* [DATA SUPPLIED]:
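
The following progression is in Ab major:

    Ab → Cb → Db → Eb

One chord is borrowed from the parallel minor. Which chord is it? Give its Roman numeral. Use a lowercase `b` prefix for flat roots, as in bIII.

Ab major has the diatonic set Ab, Bbm, Cm, Db, Eb, Fm, Gdim. Of the given chords, Ab, Db and Eb are diatonic. But Cb (Cb–Eb–Gb) is foreign: the diatonic iii on degree 3 is Cm, whereas Cb comes from Ab minor. It is labeled bIII.

bIII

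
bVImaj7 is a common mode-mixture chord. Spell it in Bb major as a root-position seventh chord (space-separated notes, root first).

bVImaj7 is built on the lowered scale degree 6. In Bb major degree 6 is G; lowered it becomes Gb. Building the major-seventh chord from the parallel minor on Gb: Gb–Bb–Db–F.

Gb Bb Db F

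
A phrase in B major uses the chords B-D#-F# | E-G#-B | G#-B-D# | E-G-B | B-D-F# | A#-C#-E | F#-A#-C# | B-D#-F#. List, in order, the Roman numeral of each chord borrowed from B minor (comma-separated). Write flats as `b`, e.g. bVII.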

* [WHAT YOU SHOULD DO]: Give an exact transcription of all the material.

* [EXERCISE RESPONSE]:
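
The following progression is in Ab major:

    Ab → Cb → Db → Eb

One chord is borrowed from the parallel minor. Which chord is it? Give its Roman numeral. Use a lowercase `b` prefix for flat roots, as in bIII.

Ab major has the diatonic set Ab, Bbm, Cm, Db, Eb, Fm, Gdim. Of the given chords, Ab, Db and Eb are diatonic. But Cb (Cb–Eb–Gb) is foreign: the diatonic iii on degree 3 is Cm, whereas Cb comes from Ab minor. It is labeled bIII.

bIII

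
bVImaj7 is a common mode-mixture chord. Spell it in Bb major as a root-position seventh chord (space-separated notes, root first).

bVImaj7 is built on the lowered scale degree 6. In Bb major degree 6 is G; lowered it becomes Gb. Building the major-seventh chord from the parallel minor on Gb: Gb–Bb–Db–F.

Gb Bb Db F

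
A phrase in B major uses the chords B-D#-F# | E-G#-B | G#-B-D# | E-G-B | B-D-F# | A#-C#-E | F#-A#-C# | B-D#-F#. List, in order, the Roman numeral of each chord borrowed from B minor (comma-separated). Write flats as `b`, e.g. bVII.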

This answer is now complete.